**EXERCISE PROMPT:** All lines from the one containing "Measurements show 18.7" to the end of the listing below are to be reproduced exactly, and no others.
(LISTED RECORDS)
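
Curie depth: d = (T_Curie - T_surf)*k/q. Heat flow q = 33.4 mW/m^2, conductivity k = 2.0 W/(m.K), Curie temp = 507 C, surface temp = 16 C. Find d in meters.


T_Curie - T_surf = 507 - 16 = 491 C
Convert q to W/m^2: 33.4 mW/m^2 = 0.0334 W/m^2
d = 491 * 2.0 / 0.0334 = 29401.2 m

29401.2


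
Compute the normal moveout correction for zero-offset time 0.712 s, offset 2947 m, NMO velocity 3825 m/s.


x/Vnmo = 2947/3825 = 0.770458
(x/Vnmo)^2 = 0.593605
t0^2 = 0.506944
sqrt(0.506944 + 0.593605) = 1.04907
dt = 1.04907 - 0.712 = 0.33707

0.33707


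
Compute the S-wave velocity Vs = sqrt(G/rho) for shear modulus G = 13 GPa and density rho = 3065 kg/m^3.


Convert G to Pa: G = 13e9 Pa
Compute G/rho = 13e9 / 3065 = 4241435.5628
Vs = sqrt(4241435.5628) = 2059.47 m/s

2059.47


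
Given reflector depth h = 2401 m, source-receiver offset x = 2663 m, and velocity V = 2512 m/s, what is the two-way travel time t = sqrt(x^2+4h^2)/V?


x^2 + 4h^2 = 2663^2 + 4*2401^2 = 7091569 + 23059204 = 30150773
sqrt(30150773) = 5490.972
t = 5490.972 / 2512 = 2.1859 s

2.1859


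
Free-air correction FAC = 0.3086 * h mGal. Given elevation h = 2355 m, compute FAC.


FAC = 0.3086 * h
= 0.3086 * 2355
= 726.753 mGal

726.753


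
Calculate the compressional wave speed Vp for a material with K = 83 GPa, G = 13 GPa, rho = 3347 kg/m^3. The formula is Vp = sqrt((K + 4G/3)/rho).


First compute the effective modulus:
K + 4G/3 = 83e9 + 4*13e9/3 = 100333333333.33 Pa
Then divide by density:
100333333333.33 / 3347 = 29977093.9149 Pa/(kg/m^3)
Take the square root:
Vp = sqrt(29977093.9149) = 5475.13 m/s

5475.13


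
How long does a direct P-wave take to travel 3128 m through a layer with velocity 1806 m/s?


t = x / V
= 3128 / 1806
= 1.732 s

1.732


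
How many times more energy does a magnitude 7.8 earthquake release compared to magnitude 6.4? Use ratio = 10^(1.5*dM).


M2 - M1 = 7.8 - 6.4 = 1.4
1.5 * 1.4 = 2.1
ratio = 10^2.1 = 125.89

125.89


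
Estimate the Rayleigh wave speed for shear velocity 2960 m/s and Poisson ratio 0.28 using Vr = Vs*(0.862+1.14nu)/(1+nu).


Numerator factor = 0.862 + 1.14*0.28 = 1.1812
Denominator = 1 + 0.28 = 1.28
Vr = 2960 * 1.1812 / 1.28 = 2731.52 m/s

2731.52


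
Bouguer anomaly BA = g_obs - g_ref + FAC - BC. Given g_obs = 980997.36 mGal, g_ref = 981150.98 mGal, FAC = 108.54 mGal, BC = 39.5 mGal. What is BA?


BA = g_obs - g_ref + FAC - BC
= 980997.36 - 981150.98 + 108.54 - 39.5
= -84.58 mGal

-84.58


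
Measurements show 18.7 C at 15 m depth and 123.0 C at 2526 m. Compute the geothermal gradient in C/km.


dT = 123.0 - 18.7 = 104.3 C
dz = 2526 - 15 = 2511 m
gradient = dT/dz * 1000 = 104.3/2511 * 1000 = 41.5372 C/km

41.5372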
(End LISTED RECORDS)
**SOLUTION TO THE PROBLEM:**
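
Measurements show 18.7 C at 15 m depth and 123.0 C at 2526 m. Compute the geothermal gradient in C/km.


dT = 123.0 - 18.7 = 104.3 C
dz = 2526 - 15 = 2511 m
gradient = dT/dz * 1000 = 104.3/2511 * 1000 = 41.5372 C/km

41.5372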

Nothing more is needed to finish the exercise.